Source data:
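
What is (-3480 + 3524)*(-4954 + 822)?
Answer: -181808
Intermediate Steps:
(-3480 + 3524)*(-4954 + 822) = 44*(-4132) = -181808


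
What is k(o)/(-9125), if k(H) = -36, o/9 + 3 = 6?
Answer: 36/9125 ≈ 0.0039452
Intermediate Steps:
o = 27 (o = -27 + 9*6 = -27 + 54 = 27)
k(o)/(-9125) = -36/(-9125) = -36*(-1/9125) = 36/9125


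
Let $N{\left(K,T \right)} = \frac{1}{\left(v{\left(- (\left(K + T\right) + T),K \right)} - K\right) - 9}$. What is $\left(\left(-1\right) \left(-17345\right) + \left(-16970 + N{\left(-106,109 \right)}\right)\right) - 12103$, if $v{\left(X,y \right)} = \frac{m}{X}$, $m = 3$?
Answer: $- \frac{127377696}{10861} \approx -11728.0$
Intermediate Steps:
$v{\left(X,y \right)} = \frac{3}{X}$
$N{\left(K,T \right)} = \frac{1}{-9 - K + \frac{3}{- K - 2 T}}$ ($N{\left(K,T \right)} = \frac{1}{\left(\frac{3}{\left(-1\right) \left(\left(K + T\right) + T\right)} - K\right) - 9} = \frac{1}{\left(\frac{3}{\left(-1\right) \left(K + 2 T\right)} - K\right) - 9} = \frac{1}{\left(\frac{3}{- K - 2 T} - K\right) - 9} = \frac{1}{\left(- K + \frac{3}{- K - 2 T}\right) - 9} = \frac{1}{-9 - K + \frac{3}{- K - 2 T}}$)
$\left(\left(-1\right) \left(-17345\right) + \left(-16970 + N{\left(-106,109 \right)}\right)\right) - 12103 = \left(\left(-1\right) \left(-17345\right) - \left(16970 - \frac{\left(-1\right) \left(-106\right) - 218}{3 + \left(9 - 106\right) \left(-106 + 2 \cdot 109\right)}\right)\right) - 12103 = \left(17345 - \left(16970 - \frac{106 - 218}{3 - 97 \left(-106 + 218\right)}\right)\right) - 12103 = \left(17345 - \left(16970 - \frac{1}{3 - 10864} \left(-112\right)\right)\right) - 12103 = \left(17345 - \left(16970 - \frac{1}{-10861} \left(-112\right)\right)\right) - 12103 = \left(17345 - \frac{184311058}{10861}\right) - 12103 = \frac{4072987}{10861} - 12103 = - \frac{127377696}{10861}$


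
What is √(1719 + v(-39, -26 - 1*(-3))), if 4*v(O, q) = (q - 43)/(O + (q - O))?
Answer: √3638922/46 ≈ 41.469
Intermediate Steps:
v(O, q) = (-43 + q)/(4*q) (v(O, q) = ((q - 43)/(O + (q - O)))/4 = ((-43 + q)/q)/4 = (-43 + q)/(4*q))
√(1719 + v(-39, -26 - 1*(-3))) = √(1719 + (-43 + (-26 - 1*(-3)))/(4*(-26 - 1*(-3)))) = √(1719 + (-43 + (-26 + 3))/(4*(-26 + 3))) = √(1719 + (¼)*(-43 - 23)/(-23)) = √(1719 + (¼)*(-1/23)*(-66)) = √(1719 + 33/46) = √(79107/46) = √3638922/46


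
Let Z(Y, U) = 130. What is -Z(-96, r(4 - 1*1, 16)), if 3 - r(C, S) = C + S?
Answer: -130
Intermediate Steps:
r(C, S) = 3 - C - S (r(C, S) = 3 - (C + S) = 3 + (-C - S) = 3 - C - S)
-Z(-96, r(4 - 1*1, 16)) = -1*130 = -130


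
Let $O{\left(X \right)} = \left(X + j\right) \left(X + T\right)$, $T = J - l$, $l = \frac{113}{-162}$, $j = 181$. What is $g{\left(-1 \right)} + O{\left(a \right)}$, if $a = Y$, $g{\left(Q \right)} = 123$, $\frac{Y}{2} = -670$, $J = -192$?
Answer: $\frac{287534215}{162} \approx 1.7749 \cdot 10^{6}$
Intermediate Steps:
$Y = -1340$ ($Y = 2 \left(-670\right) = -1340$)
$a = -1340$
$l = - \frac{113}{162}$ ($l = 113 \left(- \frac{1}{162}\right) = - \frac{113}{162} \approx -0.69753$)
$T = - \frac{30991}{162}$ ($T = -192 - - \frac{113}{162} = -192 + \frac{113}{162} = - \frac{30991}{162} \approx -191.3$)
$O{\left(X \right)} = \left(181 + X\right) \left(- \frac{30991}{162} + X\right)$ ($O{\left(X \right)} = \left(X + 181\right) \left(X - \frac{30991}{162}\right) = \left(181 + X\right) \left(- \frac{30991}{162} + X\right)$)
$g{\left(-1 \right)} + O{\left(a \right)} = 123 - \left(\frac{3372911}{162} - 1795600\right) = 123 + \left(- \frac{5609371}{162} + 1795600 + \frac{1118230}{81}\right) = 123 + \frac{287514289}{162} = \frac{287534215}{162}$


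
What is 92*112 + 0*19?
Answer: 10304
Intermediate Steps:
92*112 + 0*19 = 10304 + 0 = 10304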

---

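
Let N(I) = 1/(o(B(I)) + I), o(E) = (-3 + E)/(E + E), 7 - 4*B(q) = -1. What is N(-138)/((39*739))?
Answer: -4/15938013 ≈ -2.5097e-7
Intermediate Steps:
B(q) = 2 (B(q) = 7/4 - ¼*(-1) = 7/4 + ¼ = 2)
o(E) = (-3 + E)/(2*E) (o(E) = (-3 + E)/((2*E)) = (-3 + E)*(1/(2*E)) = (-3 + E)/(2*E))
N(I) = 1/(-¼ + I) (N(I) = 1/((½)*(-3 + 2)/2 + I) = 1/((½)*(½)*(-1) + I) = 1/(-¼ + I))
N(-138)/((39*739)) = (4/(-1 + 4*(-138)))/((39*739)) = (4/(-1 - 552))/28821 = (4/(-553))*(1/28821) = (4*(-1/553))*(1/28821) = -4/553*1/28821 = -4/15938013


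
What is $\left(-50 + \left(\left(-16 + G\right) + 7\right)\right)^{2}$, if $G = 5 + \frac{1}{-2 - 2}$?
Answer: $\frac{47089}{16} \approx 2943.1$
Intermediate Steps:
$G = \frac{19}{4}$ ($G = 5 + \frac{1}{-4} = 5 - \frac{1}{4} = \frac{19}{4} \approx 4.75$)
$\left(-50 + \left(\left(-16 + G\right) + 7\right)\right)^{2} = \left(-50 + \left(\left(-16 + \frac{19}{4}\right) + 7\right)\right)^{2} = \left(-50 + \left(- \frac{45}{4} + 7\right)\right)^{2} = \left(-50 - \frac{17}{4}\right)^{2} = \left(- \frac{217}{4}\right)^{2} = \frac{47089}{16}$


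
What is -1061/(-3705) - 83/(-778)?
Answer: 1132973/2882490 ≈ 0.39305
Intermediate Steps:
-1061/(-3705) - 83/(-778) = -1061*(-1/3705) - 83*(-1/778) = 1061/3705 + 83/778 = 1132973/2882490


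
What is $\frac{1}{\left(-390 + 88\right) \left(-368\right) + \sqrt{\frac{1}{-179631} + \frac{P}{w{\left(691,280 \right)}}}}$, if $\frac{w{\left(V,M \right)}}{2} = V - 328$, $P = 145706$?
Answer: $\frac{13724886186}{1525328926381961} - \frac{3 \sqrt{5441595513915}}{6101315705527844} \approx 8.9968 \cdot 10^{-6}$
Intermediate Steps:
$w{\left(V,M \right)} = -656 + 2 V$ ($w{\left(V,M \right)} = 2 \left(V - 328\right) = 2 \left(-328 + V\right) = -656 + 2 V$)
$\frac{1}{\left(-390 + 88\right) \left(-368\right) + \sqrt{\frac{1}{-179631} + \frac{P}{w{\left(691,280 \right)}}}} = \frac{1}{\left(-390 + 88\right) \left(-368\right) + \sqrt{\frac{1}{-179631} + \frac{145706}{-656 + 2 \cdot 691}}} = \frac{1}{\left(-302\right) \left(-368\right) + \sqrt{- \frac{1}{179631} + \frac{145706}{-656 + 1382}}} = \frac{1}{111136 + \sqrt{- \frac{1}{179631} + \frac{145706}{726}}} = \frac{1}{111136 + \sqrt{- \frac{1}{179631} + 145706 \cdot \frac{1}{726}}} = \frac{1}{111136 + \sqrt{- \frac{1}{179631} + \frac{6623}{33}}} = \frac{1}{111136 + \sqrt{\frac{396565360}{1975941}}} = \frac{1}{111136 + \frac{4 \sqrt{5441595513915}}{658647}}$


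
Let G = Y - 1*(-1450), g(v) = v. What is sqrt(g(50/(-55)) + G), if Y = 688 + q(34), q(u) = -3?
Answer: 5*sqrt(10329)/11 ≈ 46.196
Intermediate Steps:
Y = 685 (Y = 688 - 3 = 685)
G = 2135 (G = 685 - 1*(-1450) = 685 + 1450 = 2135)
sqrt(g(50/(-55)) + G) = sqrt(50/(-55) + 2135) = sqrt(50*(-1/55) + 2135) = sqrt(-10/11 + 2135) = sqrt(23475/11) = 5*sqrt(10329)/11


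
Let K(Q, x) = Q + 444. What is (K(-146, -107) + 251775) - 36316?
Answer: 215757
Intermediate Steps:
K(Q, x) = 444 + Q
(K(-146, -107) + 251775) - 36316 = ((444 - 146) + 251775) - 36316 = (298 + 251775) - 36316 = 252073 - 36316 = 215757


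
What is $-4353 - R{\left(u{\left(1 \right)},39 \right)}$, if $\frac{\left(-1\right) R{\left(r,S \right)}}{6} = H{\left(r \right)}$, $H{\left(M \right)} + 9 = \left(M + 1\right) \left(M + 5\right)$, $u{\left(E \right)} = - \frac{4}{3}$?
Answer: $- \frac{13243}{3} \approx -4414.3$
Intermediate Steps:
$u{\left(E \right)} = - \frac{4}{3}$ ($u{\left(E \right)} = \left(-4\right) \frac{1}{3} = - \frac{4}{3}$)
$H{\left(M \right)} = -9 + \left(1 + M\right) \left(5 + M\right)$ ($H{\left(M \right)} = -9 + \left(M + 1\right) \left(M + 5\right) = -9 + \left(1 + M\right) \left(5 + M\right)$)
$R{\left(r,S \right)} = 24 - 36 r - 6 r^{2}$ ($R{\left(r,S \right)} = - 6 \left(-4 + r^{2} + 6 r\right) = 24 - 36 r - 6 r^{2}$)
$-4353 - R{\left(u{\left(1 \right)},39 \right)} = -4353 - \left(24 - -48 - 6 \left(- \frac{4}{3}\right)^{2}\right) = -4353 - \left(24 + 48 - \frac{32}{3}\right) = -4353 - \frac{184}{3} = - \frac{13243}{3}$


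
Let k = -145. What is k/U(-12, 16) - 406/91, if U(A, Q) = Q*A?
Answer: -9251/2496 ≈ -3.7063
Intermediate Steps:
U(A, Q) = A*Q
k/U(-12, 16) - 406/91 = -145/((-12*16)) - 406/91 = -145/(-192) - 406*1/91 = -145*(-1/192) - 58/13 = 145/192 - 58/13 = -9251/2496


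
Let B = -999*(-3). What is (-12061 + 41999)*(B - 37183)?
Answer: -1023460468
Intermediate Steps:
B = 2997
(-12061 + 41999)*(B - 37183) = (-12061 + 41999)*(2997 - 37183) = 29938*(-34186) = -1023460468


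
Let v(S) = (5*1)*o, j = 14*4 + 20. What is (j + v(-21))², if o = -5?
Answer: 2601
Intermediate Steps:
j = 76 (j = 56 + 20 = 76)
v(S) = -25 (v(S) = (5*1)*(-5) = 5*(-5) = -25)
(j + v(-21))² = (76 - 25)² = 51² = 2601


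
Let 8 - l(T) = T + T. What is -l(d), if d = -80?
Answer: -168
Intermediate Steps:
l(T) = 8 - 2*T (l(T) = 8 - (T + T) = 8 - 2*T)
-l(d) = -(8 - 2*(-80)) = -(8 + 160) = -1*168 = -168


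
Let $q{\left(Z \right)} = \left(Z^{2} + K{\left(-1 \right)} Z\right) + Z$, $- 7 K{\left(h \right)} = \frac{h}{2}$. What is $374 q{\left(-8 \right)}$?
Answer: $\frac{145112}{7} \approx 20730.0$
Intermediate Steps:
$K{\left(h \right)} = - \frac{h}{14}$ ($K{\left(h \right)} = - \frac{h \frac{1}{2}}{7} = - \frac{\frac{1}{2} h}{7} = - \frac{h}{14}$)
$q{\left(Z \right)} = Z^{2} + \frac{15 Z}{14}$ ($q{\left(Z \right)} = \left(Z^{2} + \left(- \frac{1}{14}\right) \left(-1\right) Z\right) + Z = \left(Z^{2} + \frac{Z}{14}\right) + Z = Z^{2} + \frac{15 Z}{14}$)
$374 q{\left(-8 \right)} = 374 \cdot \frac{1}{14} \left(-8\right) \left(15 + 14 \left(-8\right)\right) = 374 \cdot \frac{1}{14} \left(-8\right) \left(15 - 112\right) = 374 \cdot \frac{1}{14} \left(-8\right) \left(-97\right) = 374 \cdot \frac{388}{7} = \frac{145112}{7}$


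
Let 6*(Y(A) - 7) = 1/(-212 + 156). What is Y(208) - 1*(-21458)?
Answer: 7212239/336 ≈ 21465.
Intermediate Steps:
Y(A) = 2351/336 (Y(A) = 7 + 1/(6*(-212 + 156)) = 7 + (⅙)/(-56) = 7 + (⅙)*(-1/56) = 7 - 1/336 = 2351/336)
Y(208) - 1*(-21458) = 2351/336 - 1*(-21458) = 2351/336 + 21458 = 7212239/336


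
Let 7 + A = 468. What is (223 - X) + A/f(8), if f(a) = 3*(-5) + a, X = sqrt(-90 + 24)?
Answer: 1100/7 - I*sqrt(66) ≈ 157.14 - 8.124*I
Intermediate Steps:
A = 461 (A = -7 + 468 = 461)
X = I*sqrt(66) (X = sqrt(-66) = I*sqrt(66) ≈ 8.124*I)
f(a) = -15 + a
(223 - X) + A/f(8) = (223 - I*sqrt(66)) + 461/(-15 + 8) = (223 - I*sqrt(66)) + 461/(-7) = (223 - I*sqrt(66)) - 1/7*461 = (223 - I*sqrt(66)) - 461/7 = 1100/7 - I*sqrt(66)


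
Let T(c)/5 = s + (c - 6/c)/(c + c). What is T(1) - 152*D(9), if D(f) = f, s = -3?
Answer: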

==

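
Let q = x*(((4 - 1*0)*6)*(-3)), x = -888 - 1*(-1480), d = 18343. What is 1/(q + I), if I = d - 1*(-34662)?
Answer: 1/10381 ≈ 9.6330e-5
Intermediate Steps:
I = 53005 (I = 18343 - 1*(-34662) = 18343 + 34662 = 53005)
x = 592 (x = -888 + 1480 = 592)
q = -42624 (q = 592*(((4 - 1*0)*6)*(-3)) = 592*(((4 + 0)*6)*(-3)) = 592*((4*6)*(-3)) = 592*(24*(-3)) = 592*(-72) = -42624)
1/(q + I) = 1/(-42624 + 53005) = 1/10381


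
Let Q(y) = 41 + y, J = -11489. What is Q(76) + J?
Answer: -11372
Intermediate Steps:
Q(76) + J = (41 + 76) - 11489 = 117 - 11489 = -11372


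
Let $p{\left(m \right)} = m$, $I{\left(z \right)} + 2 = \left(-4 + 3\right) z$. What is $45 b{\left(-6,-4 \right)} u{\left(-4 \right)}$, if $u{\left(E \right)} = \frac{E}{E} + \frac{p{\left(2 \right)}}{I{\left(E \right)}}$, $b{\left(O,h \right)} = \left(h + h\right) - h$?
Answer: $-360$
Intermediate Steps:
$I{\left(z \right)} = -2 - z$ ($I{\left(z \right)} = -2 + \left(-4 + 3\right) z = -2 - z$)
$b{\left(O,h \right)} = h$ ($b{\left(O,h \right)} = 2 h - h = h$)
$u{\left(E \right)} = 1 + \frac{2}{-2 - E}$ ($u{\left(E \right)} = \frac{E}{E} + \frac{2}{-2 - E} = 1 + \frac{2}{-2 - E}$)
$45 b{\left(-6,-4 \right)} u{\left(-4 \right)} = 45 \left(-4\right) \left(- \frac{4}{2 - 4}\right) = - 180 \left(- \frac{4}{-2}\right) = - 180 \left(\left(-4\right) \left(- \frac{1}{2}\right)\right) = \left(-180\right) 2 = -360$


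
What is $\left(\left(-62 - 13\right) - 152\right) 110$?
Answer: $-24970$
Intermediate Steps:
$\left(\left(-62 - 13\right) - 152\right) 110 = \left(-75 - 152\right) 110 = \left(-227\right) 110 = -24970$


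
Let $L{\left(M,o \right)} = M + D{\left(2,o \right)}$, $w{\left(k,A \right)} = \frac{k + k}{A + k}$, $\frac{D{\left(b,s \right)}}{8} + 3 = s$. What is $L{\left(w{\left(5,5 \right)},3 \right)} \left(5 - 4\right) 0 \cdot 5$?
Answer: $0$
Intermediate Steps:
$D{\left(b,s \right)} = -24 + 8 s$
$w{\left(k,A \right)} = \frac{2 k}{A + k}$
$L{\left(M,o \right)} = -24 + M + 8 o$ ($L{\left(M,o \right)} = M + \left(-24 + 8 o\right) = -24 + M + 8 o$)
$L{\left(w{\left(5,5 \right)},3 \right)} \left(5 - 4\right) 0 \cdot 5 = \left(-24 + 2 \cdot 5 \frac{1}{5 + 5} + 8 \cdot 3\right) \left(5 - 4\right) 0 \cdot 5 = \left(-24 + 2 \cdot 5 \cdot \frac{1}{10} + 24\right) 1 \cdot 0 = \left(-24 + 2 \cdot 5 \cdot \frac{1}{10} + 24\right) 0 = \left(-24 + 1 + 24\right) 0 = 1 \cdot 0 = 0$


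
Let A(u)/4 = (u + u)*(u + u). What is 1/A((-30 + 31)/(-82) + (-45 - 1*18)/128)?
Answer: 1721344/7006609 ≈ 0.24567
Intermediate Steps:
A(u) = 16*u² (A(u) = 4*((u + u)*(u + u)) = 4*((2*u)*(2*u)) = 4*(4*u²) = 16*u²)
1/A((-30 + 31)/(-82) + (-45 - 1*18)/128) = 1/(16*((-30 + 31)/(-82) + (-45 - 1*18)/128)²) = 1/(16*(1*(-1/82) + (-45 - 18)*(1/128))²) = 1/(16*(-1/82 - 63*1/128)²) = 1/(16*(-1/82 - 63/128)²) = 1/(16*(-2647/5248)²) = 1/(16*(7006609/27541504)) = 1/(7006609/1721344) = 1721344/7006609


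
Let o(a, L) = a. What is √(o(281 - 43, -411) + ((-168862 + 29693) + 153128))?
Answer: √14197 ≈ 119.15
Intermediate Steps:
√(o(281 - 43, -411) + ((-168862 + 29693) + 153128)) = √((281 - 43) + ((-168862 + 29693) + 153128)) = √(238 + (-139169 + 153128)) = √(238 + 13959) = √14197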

* [PROBLEM]:
Output the lines above between the one holding "Let q = x*(((4" and the one holding "Answer: 1/10381 ≈ 9.6330e-5", inclusive, with nothing before or after them.

* [EXERCISE OUTPUT]:
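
Let q = x*(((4 - 1*0)*6)*(-3)), x = -888 - 1*(-1480), d = 18343. What is 1/(q + I), if I = d - 1*(-34662)?
Answer: 1/10381 ≈ 9.6330e-5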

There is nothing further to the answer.